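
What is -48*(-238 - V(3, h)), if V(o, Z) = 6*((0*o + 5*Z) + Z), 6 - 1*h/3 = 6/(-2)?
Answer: 58080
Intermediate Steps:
h = 27 (h = 18 - 18/(-2) = 18 - 18*(-1)/2 = 18 - 3*(-3) = 18 + 9 = 27)
V(o, Z) = 36*Z (V(o, Z) = 6*((0 + 5*Z) + Z) = 6*(5*Z + Z) = 6*(6*Z) = 36*Z)
-48*(-238 - V(3, h)) = -48*(-238 - 36*27) = -48*(-238 - 1*972) = -48*(-238 - 972) = -48*(-1210) = 58080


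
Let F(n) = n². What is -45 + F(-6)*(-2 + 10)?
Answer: 243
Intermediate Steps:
-45 + F(-6)*(-2 + 10) = -45 + (-6)²*(-2 + 10) = -45 + 36*8 = -45 + 288 = 243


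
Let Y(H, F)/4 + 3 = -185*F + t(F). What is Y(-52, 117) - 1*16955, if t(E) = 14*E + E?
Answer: -96527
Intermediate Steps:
t(E) = 15*E
Y(H, F) = -12 - 680*F (Y(H, F) = -12 + 4*(-185*F + 15*F) = -12 + 4*(-170*F) = -12 - 680*F)
Y(-52, 117) - 1*16955 = (-12 - 680*117) - 1*16955 = (-12 - 79560) - 16955 = -79572 - 16955 = -96527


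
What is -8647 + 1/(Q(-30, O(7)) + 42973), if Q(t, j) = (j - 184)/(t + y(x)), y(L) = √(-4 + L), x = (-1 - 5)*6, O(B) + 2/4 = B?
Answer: -12011275800578375/1389068559373 - 284*I*√10/1389068559373 ≈ -8647.0 - 6.4654e-10*I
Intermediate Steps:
O(B) = -½ + B
x = -36 (x = -6*6 = -36)
Q(t, j) = (-184 + j)/(t + 2*I*√10) (Q(t, j) = (j - 184)/(t + √(-4 - 36)) = (-184 + j)/(t + √(-40)) = (-184 + j)/(t + 2*I*√10))
-8647 + 1/(Q(-30, O(7)) + 42973) = -8647 + 1/((-184 + (-½ + 7))/(-30 + 2*I*√10) + 42973) = -8647 + 1/((-184 + 13/2)/(-30 + 2*I*√10) + 42973) = -8647 + 1/(-355/2/(-30 + 2*I*√10) + 42973) = -8647 + 1/(-355/(2*(-30 + 2*I*√10)) + 42973) = -8647 + 1/(42973 - 355/(2*(-30 + 2*I*√10)))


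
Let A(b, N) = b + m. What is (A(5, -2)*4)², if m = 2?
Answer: 784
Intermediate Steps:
A(b, N) = 2 + b (A(b, N) = b + 2 = 2 + b)
(A(5, -2)*4)² = ((2 + 5)*4)² = (7*4)² = 28² = 784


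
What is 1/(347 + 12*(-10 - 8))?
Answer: 1/131 ≈ 0.0076336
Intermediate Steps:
1/(347 + 12*(-10 - 8)) = 1/(347 + 12*(-18)) = 1/(347 - 216) = 1/131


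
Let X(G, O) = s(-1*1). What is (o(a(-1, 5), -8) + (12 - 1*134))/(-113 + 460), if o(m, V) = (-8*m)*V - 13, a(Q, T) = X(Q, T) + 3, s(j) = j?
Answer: -7/347 ≈ -0.020173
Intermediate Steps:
X(G, O) = -1 (X(G, O) = -1*1 = -1)
a(Q, T) = 2 (a(Q, T) = -1 + 3 = 2)
o(m, V) = -13 - 8*V*m (o(m, V) = -8*V*m - 13 = -13 - 8*V*m)
(o(a(-1, 5), -8) + (12 - 1*134))/(-113 + 460) = ((-13 - 8*(-8)*2) + (12 - 1*134))/(-113 + 460) = ((-13 + 128) + (12 - 134))/347 = (115 - 122)/347 = (1/347)*(-7) = -7/347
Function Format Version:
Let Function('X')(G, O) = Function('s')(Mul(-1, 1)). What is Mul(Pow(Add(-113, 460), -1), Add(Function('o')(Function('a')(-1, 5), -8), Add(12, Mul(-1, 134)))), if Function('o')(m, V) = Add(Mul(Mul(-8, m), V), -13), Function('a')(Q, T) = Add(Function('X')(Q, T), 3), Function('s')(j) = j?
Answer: Rational(-7, 347) ≈ -0.020173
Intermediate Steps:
Function('X')(G, O) = -1 (Function('X')(G, O) = Mul(-1, 1) = -1)
Function('a')(Q, T) = 2 (Function('a')(Q, T) = Add(-1, 3) = 2)
Function('o')(m, V) = Add(-13, Mul(-8, V, m)) (Function('o')(m, V) = Add(Mul(-8, V, m), -13) = Add(-13, Mul(-8, V, m)))
Mul(Pow(Add(-113, 460), -1), Add(Function('o')(Function('a')(-1, 5), -8), Add(12, Mul(-1, 134)))) = Mul(Pow(Add(-113, 460), -1), Add(Add(-13, Mul(-8, -8, 2)), Add(12, Mul(-1, 134)))) = Mul(Pow(347, -1), Add(Add(-13, 128), Add(12, -134))) = Mul(Rational(1, 347), Add(115, -122)) = Mul(Rational(1, 347), -7) = Rational(-7, 347)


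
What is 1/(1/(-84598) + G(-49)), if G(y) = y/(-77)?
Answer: 930578/592175 ≈ 1.5715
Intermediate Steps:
G(y) = -y/77 (G(y) = y*(-1/77) = -y/77)
1/(1/(-84598) + G(-49)) = 1/(1/(-84598) - 1/77*(-49)) = 1/(-1/84598 + 7/11) = 1/(592175/930578) = 930578/592175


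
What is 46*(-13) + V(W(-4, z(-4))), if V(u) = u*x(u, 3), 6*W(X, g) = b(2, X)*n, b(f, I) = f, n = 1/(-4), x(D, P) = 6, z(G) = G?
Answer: -1197/2 ≈ -598.50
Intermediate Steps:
n = -¼ ≈ -0.25000
W(X, g) = -1/12 (W(X, g) = (2*(-¼))/6 = (⅙)*(-½) = -1/12)
V(u) = 6*u (V(u) = u*6 = 6*u)
46*(-13) + V(W(-4, z(-4))) = 46*(-13) + 6*(-1/12) = -598 - ½ = -1197/2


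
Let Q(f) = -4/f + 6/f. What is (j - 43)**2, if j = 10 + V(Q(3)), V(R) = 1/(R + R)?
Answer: 16641/16 ≈ 1040.1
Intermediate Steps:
Q(f) = 2/f
V(R) = 1/(2*R)
j = 43/4 (j = 10 + 1/(2*((2/3))) = 10 + 1/(2*((2*(1/3)))) = 10 + 1/(2*(2/3)) = 10 + (1/2)*(3/2) = 10 + 3/4 = 43/4 ≈ 10.750)
(j - 43)**2 = (43/4 - 43)**2 = (-129/4)**2 = 16641/16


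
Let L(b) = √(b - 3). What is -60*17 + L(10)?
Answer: -1020 + √7 ≈ -1017.4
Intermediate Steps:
L(b) = √(-3 + b)
-60*17 + L(10) = -60*17 + √(-3 + 10) = -1020 + √7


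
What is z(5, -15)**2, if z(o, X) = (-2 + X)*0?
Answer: 0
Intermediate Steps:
z(o, X) = 0
z(5, -15)**2 = 0**2 = 0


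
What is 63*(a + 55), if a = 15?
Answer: 4410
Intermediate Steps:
63*(a + 55) = 63*(15 + 55) = 63*70 = 4410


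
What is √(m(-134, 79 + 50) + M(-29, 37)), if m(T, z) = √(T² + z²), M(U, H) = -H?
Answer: √(-37 + √34597) ≈ 12.207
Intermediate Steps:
√(m(-134, 79 + 50) + M(-29, 37)) = √(√((-134)² + (79 + 50)²) - 1*37) = √(√(17956 + 129²) - 37) = √(√(17956 + 16641) - 37) = √(√34597 - 37) = √(-37 + √34597)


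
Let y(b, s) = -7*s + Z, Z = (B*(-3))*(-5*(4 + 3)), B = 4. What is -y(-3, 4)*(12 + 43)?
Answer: -21560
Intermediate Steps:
Z = 420 (Z = (4*(-3))*(-5*(4 + 3)) = -(-60)*7 = -12*(-35) = 420)
y(b, s) = 420 - 7*s (y(b, s) = -7*s + 420 = 420 - 7*s)
-y(-3, 4)*(12 + 43) = -(420 - 7*4)*(12 + 43) = -(420 - 28)*55 = -392*55 = -1*21560 = -21560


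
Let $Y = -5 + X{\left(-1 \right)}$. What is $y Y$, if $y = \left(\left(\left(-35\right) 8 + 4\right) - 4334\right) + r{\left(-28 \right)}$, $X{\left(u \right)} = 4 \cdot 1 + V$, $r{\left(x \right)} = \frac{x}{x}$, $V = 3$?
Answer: $-9218$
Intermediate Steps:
$r{\left(x \right)} = 1$
$X{\left(u \right)} = 7$ ($X{\left(u \right)} = 4 \cdot 1 + 3 = 4 + 3 = 7$)
$Y = 2$ ($Y = -5 + 7 = 2$)
$y = -4609$ ($y = \left(\left(\left(-35\right) 8 + 4\right) - 4334\right) + 1 = \left(\left(-280 + 4\right) - 4334\right) + 1 = \left(-276 - 4334\right) + 1 = -4610 + 1 = -4609$)
$y Y = \left(-4609\right) 2 = -9218$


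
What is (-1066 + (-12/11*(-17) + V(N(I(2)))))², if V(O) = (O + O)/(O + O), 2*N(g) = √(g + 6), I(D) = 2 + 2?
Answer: 132503121/121 ≈ 1.0951e+6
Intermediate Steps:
I(D) = 4
N(g) = √(6 + g)/2 (N(g) = √(g + 6)/2 = √(6 + g)/2)
V(O) = 1 (V(O) = (2*O)/((2*O)) = (2*O)*(1/(2*O)) = 1)
(-1066 + (-12/11*(-17) + V(N(I(2)))))² = (-1066 + (-12/11*(-17) + 1))² = (-1066 + (204/11 + 1))² = (-1066 + 215/11)² = (-11511/11)² = 132503121/121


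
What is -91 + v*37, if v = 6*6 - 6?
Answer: 1019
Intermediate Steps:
v = 30 (v = 36 - 6 = 30)
-91 + v*37 = -91 + 30*37 = -91 + 1110 = 1019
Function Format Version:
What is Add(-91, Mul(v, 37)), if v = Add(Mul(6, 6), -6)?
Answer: 1019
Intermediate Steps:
v = 30 (v = Add(36, -6) = 30)
Add(-91, Mul(v, 37)) = Add(-91, Mul(30, 37)) = Add(-91, 1110) = 1019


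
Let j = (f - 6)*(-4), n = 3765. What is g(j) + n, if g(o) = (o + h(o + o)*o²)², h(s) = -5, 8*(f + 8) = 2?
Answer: 227108665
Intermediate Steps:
f = -31/4 (f = -8 + (⅛)*2 = -8 + ¼ = -31/4 ≈ -7.7500)
j = 55 (j = (-31/4 - 6)*(-4) = -55/4*(-4) = 55)
g(o) = (o - 5*o²)²
g(j) + n = 55²*(1 - 5*55)² + 3765 = 3025*(1 - 275)² + 3765 = 3025*(-274)² + 3765 = 3025*75076 + 3765 = 227104900 + 3765 = 227108665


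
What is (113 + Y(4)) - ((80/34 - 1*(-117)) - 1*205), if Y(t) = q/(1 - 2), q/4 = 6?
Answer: 2969/17 ≈ 174.65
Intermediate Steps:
q = 24 (q = 4*6 = 24)
Y(t) = -24 (Y(t) = 24/(1 - 2) = 24/(-1) = -1*24 = -24)
(113 + Y(4)) - ((80/34 - 1*(-117)) - 1*205) = (113 - 24) - ((80/34 - 1*(-117)) - 1*205) = 89 - ((80*(1/34) + 117) - 205) = 89 - ((40/17 + 117) - 205) = 89 - (2029/17 - 205) = 89 - 1*(-1456/17) = 89 + 1456/17 = 2969/17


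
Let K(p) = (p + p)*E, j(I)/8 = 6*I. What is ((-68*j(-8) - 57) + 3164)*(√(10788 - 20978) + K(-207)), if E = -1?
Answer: 12096666 + 29219*I*√10190 ≈ 1.2097e+7 + 2.9495e+6*I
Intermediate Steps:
j(I) = 48*I (j(I) = 8*(6*I) = 48*I)
K(p) = -2*p (K(p) = (p + p)*(-1) = (2*p)*(-1) = -2*p)
((-68*j(-8) - 57) + 3164)*(√(10788 - 20978) + K(-207)) = ((-3264*(-8) - 57) + 3164)*(√(10788 - 20978) - 2*(-207)) = ((-68*(-384) - 57) + 3164)*(√(-10190) + 414) = ((26112 - 57) + 3164)*(I*√10190 + 414) = (26055 + 3164)*(414 + I*√10190) = 29219*(414 + I*√10190) = 12096666 + 29219*I*√10190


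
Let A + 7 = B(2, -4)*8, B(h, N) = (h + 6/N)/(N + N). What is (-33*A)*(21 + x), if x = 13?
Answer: 8415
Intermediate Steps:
B(h, N) = (h + 6/N)/(2*N) (B(h, N) = (h + 6/N)/((2*N)) = (h + 6/N)*(1/(2*N)) = (h + 6/N)/(2*N))
A = -15/2 (A = -7 + ((½)*(6 - 4*2)/(-4)²)*8 = -7 + ((½)*(1/16)*(6 - 8))*8 = -7 + ((½)*(1/16)*(-2))*8 = -7 - 1/16*8 = -7 - ½ = -15/2 ≈ -7.5000)
(-33*A)*(21 + x) = (-33*(-15/2))*(21 + 13) = (495/2)*34 = 8415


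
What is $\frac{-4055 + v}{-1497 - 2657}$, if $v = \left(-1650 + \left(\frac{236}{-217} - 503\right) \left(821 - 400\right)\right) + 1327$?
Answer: $\frac{47001953}{901418} \approx 52.142$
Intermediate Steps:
$v = - \frac{46122018}{217}$ ($v = \left(-1650 + \left(236 \left(- \frac{1}{217}\right) - 503\right) 421\right) + 1327 = \left(-1650 + \left(- \frac{236}{217} - 503\right) 421\right) + 1327 = \left(-1650 - \frac{46051927}{217}\right) + 1327 = - \frac{46409977}{217} + 1327 = - \frac{46122018}{217} \approx -2.1254 \cdot 10^{5}$)
$\frac{-4055 + v}{-1497 - 2657} = \frac{-4055 - \frac{46122018}{217}}{-1497 - 2657} = - \frac{47001953}{217 \left(-4154\right)} = \left(- \frac{47001953}{217}\right) \left(- \frac{1}{4154}\right) = \frac{47001953}{901418}$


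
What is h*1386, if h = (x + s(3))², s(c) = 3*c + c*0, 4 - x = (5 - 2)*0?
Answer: 234234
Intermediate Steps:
x = 4 (x = 4 - (5 - 2)*0 = 4 - 3*0 = 4 - 1*0 = 4 + 0 = 4)
s(c) = 3*c (s(c) = 3*c + 0 = 3*c)
h = 169 (h = (4 + 3*3)² = (4 + 9)² = 13² = 169)
h*1386 = 169*1386 = 234234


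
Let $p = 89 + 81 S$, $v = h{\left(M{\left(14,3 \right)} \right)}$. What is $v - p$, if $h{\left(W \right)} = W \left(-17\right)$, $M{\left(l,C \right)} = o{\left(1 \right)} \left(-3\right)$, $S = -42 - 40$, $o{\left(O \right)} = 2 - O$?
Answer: $6604$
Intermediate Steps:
$S = -82$ ($S = -42 - 40 = -82$)
$M{\left(l,C \right)} = -3$ ($M{\left(l,C \right)} = \left(2 - 1\right) \left(-3\right) = 1 \left(-3\right) = -3$)
$h{\left(W \right)} = - 17 W$
$v = 51$ ($v = \left(-17\right) \left(-3\right) = 51$)
$p = -6553$ ($p = 89 + 81 \left(-82\right) = 89 - 6642 = -6553$)
$v - p = 51 - -6553 = 51 + 6553 = 6604$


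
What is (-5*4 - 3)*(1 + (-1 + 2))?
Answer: -46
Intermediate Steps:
(-5*4 - 3)*(1 + (-1 + 2)) = (-20 - 3)*(1 + 1) = -23*2 = -46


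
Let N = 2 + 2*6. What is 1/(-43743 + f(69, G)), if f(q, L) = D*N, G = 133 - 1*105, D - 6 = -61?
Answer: -1/44513 ≈ -2.2465e-5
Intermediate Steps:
D = -55 (D = 6 - 61 = -55)
N = 14 (N = 2 + 12 = 14)
G = 28 (G = 133 - 105 = 28)
f(q, L) = -770 (f(q, L) = -55*14 = -770)
1/(-43743 + f(69, G)) = 1/(-43743 - 770) = 1/(-44513) = -1/44513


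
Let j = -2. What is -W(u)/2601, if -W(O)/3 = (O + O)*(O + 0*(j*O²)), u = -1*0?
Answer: 0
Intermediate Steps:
u = 0
W(O) = -6*O² (W(O) = -3*(O + O)*(O + 0*(-2*O²)) = -3*2*O*(O + 0) = -3*2*O*O = -6*O²)
-W(u)/2601 = -(-6*0²)/2601 = -(-6*0)/2601 = -0/2601 = -1*0 = 0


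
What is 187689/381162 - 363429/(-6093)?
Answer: 5172922725/86015558 ≈ 60.139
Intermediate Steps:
187689/381162 - 363429/(-6093) = 187689*(1/381162) - 363429*(-1/6093) = 62563/127054 + 40381/677 = 5172922725/86015558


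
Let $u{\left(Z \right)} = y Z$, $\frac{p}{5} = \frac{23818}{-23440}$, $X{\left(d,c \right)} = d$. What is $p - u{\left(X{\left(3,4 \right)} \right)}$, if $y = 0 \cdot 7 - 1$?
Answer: $- \frac{4877}{2344} \approx -2.0806$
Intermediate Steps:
$p = - \frac{11909}{2344}$ ($p = 5 \frac{23818}{-23440} = 5 \cdot 23818 \left(- \frac{1}{23440}\right) = 5 \left(- \frac{11909}{11720}\right) = - \frac{11909}{2344} \approx -5.0806$)
$y = -1$ ($y = 0 - 1 = -1$)
$u{\left(Z \right)} = - Z$
$p - u{\left(X{\left(3,4 \right)} \right)} = - \frac{11909}{2344} - \left(-1\right) 3 = - \frac{11909}{2344} - -3 = - \frac{11909}{2344} + 3 = - \frac{4877}{2344}$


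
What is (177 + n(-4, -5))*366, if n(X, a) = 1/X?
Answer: 129381/2 ≈ 64691.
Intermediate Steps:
(177 + n(-4, -5))*366 = (177 + 1/(-4))*366 = (177 - ¼)*366 = (707/4)*366 = 129381/2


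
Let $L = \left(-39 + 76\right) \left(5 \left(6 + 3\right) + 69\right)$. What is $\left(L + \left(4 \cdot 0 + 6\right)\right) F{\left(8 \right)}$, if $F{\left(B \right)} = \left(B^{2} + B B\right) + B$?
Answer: $574464$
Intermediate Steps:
$F{\left(B \right)} = B + 2 B^{2}$ ($F{\left(B \right)} = \left(B^{2} + B^{2}\right) + B = 2 B^{2} + B = B + 2 B^{2}$)
$L = 4218$ ($L = 37 \left(5 \cdot 9 + 69\right) = 37 \left(45 + 69\right) = 37 \cdot 114 = 4218$)
$\left(L + \left(4 \cdot 0 + 6\right)\right) F{\left(8 \right)} = \left(4218 + \left(4 \cdot 0 + 6\right)\right) 8 \left(1 + 2 \cdot 8\right) = \left(4218 + \left(0 + 6\right)\right) 8 \left(1 + 16\right) = \left(4218 + 6\right) 8 \cdot 17 = 4224 \cdot 136 = 574464$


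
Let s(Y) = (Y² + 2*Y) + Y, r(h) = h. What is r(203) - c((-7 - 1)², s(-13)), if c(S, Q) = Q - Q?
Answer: 203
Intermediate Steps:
s(Y) = Y² + 3*Y
c(S, Q) = 0
r(203) - c((-7 - 1)², s(-13)) = 203 - 1*0 = 203 + 0 = 203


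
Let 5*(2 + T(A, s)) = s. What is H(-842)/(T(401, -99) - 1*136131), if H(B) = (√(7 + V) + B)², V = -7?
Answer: -886205/170191 ≈ -5.2071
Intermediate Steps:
T(A, s) = -2 + s/5
H(B) = B² (H(B) = (√(7 - 7) + B)² = (√0 + B)² = (0 + B)² = B²)
H(-842)/(T(401, -99) - 1*136131) = (-842)²/((-2 + (⅕)*(-99)) - 1*136131) = 708964/((-2 - 99/5) - 136131) = 708964/(-109/5 - 136131) = 708964/(-680764/5) = 708964*(-5/680764) = -886205/170191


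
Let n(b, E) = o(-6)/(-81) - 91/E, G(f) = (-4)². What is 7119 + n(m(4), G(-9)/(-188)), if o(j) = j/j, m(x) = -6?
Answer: 2652989/324 ≈ 8188.2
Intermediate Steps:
G(f) = 16
o(j) = 1
n(b, E) = -1/81 - 91/E (n(b, E) = 1/(-81) - 91/E = 1*(-1/81) - 91/E = -1/81 - 91/E)
7119 + n(m(4), G(-9)/(-188)) = 7119 + (-7371 - 16/(-188))/(81*((16/(-188)))) = 7119 + (-7371 - 16*(-1)/188)/(81*((16*(-1/188)))) = 7119 + (-7371 - 1*(-4/47))/(81*(-4/47)) = 7119 + (1/81)*(-47/4)*(-7371 + 4/47) = 7119 + (1/81)*(-47/4)*(-346433/47) = 7119 + 346433/324 = 2652989/324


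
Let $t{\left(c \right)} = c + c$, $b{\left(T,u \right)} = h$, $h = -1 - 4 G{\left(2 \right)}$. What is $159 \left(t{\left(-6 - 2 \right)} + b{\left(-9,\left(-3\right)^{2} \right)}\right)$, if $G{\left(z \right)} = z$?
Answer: $-3975$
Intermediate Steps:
$h = -9$ ($h = -1 - 8 = -9$)
$b{\left(T,u \right)} = -9$
$t{\left(c \right)} = 2 c$
$159 \left(t{\left(-6 - 2 \right)} + b{\left(-9,\left(-3\right)^{2} \right)}\right) = 159 \left(2 \left(-6 - 2\right) - 9\right) = 159 \left(2 \left(-8\right) - 9\right) = 159 \left(-16 - 9\right) = 159 \left(-25\right) = -3975$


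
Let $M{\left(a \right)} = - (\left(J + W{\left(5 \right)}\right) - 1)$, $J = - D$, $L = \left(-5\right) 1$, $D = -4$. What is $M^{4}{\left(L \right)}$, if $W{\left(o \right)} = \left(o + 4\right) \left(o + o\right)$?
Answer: $74805201$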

____________________

Aim of the exercise:
Everything from the first line of the data through the line holding "Answer: 243" should be output exactly, and no other lines.

Answer below:
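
What is -48*(-238 - V(3, h)), if V(o, Z) = 6*((0*o + 5*Z) + Z), 6 - 1*h/3 = 6/(-2)?
Answer: 58080
Intermediate Steps:
h = 27 (h = 18 - 18/(-2) = 18 - 18*(-1)/2 = 18 - 3*(-3) = 18 + 9 = 27)
V(o, Z) = 36*Z (V(o, Z) = 6*((0 + 5*Z) + Z) = 6*(5*Z + Z) = 6*(6*Z) = 36*Z)
-48*(-238 - V(3, h)) = -48*(-238 - 36*27) = -48*(-238 - 1*972) = -48*(-238 - 972) = -48*(-1210) = 58080


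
Let F(n) = n². What is -45 + F(-6)*(-2 + 10)?
Answer: 243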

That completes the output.